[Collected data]
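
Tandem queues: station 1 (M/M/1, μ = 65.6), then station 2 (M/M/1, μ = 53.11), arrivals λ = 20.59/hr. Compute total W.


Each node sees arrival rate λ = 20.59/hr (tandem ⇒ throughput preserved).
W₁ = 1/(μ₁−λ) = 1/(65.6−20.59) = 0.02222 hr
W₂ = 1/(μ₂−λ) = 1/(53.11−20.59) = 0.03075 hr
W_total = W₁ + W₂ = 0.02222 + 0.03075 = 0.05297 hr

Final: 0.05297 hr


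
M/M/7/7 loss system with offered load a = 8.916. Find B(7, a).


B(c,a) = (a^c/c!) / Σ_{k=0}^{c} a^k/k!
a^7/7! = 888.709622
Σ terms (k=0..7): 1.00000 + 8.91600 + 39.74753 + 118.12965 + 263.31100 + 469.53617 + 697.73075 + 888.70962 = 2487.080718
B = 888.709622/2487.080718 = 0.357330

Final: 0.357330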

...

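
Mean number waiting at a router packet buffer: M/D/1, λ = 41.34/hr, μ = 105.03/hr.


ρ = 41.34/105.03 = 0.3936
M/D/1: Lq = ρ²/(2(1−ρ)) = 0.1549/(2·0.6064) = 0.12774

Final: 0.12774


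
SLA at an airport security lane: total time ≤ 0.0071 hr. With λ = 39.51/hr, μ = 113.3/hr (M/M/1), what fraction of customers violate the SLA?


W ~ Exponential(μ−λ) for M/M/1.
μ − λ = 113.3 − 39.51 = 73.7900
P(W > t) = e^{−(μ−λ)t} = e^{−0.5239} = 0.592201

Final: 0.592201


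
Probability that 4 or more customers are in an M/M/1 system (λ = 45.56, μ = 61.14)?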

---

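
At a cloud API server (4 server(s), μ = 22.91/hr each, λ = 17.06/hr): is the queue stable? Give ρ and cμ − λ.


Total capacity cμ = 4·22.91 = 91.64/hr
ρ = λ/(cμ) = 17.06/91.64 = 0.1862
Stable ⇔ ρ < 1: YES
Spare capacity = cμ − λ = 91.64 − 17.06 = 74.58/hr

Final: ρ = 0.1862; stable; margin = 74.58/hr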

- **EXERCISE DIRECTIONS**
The answer is the run of lines above from the line containing "Mean number waiting" through the line containing "Probability that 4", copied exactly and alone.

- **TASK ANSWER**
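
Mean number waiting at a router packet buffer: M/D/1, λ = 41.34/hr, μ = 105.03/hr.


ρ = 41.34/105.03 = 0.3936
M/D/1: Lq = ρ²/(2(1−ρ)) = 0.1549/(2·0.6064) = 0.12774

Final: 0.12774


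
SLA at an airport security lane: total time ≤ 0.0071 hr. With λ = 39.51/hr, μ = 113.3/hr (M/M/1), what fraction of customers violate the SLA?


W ~ Exponential(μ−λ) for M/M/1.
μ − λ = 113.3 − 39.51 = 73.7900
P(W > t) = e^{−(μ−λ)t} = e^{−0.5239} = 0.592201

Final: 0.592201


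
Probability that 4 or more customers are in an M/M/1 system (λ = 45.56, μ = 61.14)?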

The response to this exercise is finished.